■ PROBLEM ■
Write the records below out again. Match them exactly.

■ DATA EXTRACT ■

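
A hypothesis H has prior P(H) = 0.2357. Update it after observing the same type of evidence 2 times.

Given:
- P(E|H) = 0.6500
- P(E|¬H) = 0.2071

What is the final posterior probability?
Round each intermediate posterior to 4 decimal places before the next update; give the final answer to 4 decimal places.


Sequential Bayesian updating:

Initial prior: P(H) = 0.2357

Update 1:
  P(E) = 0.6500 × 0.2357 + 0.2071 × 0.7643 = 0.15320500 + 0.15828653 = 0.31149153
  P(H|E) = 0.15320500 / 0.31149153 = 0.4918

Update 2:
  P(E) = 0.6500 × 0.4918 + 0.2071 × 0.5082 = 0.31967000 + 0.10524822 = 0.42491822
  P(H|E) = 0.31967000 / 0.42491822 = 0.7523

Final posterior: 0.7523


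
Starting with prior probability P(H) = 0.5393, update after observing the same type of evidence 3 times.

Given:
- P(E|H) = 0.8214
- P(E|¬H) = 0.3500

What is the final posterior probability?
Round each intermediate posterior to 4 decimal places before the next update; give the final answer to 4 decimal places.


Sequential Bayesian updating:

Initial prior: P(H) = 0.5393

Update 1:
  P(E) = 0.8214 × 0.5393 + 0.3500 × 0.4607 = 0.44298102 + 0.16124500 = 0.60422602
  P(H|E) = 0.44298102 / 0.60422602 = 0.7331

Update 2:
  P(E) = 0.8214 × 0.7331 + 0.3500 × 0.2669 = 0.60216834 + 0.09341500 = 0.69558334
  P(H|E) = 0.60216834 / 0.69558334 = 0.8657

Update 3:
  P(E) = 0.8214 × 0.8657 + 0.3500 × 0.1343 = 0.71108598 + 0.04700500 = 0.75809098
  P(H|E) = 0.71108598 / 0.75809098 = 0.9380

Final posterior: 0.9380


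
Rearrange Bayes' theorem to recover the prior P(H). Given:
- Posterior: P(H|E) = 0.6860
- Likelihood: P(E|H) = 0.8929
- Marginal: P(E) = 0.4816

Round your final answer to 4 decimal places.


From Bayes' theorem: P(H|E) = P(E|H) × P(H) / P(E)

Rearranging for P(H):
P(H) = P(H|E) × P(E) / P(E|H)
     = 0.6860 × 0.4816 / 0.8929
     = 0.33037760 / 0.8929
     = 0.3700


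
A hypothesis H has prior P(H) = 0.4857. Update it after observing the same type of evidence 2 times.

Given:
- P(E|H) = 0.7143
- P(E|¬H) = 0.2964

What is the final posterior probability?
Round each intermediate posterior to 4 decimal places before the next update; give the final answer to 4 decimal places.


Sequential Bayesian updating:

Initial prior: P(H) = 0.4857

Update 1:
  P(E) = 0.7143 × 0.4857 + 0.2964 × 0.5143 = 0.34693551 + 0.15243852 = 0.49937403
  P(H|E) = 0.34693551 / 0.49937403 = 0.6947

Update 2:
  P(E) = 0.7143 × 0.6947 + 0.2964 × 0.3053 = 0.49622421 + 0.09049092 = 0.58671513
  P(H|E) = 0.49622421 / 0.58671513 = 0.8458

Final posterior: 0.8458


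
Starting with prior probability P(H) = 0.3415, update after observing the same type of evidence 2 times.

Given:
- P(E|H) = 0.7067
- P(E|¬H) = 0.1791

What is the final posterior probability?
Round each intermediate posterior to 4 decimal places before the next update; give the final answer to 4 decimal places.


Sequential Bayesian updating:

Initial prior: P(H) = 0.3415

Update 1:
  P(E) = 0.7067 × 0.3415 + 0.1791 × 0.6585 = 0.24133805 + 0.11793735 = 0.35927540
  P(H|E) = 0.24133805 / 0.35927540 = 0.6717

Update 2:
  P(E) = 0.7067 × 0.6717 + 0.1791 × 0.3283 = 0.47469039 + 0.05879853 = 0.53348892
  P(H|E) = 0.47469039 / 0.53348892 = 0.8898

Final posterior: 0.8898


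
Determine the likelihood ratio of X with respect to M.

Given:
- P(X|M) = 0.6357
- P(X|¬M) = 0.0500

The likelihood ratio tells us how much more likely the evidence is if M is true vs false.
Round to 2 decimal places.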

■ RESPONSE BELOW ■
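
A hypothesis H has prior P(H) = 0.2357. Update it after observing the same type of evidence 2 times.

Given:
- P(E|H) = 0.6500
- P(E|¬H) = 0.2071

What is the final posterior probability?
Round each intermediate posterior to 4 decimal places before the next update; give the final answer to 4 decimal places.


Sequential Bayesian updating:

Initial prior: P(H) = 0.2357

Update 1:
  P(E) = 0.6500 × 0.2357 + 0.2071 × 0.7643 = 0.15320500 + 0.15828653 = 0.31149153
  P(H|E) = 0.15320500 / 0.31149153 = 0.4918

Update 2:
  P(E) = 0.6500 × 0.4918 + 0.2071 × 0.5082 = 0.31967000 + 0.10524822 = 0.42491822
  P(H|E) = 0.31967000 / 0.42491822 = 0.7523

Final posterior: 0.7523


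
Starting with prior probability P(H) = 0.5393, update after observing the same type of evidence 3 times.

Given:
- P(E|H) = 0.8214
- P(E|¬H) = 0.3500

What is the final posterior probability?
Round each intermediate posterior to 4 decimal places before the next update; give the final answer to 4 decimal places.


Sequential Bayesian updating:

Initial prior: P(H) = 0.5393

Update 1:
  P(E) = 0.8214 × 0.5393 + 0.3500 × 0.4607 = 0.44298102 + 0.16124500 = 0.60422602
  P(H|E) = 0.44298102 / 0.60422602 = 0.7331

Update 2:
  P(E) = 0.8214 × 0.7331 + 0.3500 × 0.2669 = 0.60216834 + 0.09341500 = 0.69558334
  P(H|E) = 0.60216834 / 0.69558334 = 0.8657

Update 3:
  P(E) = 0.8214 × 0.8657 + 0.3500 × 0.1343 = 0.71108598 + 0.04700500 = 0.75809098
  P(H|E) = 0.71108598 / 0.75809098 = 0.9380

Final posterior: 0.9380


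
Rearrange Bayes' theorem to recover the prior P(H). Given:
- Posterior: P(H|E) = 0.6860
- Likelihood: P(E|H) = 0.8929
- Marginal: P(E) = 0.4816

Round your final answer to 4 decimal places.


From Bayes' theorem: P(H|E) = P(E|H) × P(H) / P(E)

Rearranging for P(H):
P(H) = P(H|E) × P(E) / P(E|H)
     = 0.6860 × 0.4816 / 0.8929
     = 0.33037760 / 0.8929
     = 0.3700


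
A hypothesis H has prior P(H) = 0.4857. Update it after observing the same type of evidence 2 times.

Given:
- P(E|H) = 0.7143
- P(E|¬H) = 0.2964

What is the final posterior probability?
Round each intermediate posterior to 4 decimal places before the next update; give the final answer to 4 decimal places.


Sequential Bayesian updating:

Initial prior: P(H) = 0.4857

Update 1:
  P(E) = 0.7143 × 0.4857 + 0.2964 × 0.5143 = 0.34693551 + 0.15243852 = 0.49937403
  P(H|E) = 0.34693551 / 0.49937403 = 0.6947

Update 2:
  P(E) = 0.7143 × 0.6947 + 0.2964 × 0.3053 = 0.49622421 + 0.09049092 = 0.58671513
  P(H|E) = 0.49622421 / 0.58671513 = 0.8458

Final posterior: 0.8458


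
Starting with prior probability P(H) = 0.3415, update after observing the same type of evidence 2 times.

Given:
- P(E|H) = 0.7067
- P(E|¬H) = 0.1791

What is the final posterior probability?
Round each intermediate posterior to 4 decimal places before the next update; give the final answer to 4 decimal places.


Sequential Bayesian updating:

Initial prior: P(H) = 0.3415

Update 1:
  P(E) = 0.7067 × 0.3415 + 0.1791 × 0.6585 = 0.24133805 + 0.11793735 = 0.35927540
  P(H|E) = 0.24133805 / 0.35927540 = 0.6717

Update 2:
  P(E) = 0.7067 × 0.6717 + 0.1791 × 0.3283 = 0.47469039 + 0.05879853 = 0.53348892
  P(H|E) = 0.47469039 / 0.53348892 = 0.8898

Final posterior: 0.8898


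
Determine the likelihood ratio of X with respect to M.

Given:
- P(X|M) = 0.6357
- P(X|¬M) = 0.0500

The likelihood ratio tells us how much more likely the evidence is if M is true vs false.
Round to 2 decimal places.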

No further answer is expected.